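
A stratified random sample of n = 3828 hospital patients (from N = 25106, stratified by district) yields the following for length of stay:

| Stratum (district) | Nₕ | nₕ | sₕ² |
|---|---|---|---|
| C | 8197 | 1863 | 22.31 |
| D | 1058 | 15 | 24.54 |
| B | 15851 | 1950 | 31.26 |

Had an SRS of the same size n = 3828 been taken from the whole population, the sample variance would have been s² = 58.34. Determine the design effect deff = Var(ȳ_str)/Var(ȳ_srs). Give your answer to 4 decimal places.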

┄┄┄┄┄┄

*WHAT IS NEEDED*. If a line contains the word "from", it counts; please state how many such lines the records above have, and nothing more.

*SOLUTION FOR THIS PROBLEM*. 2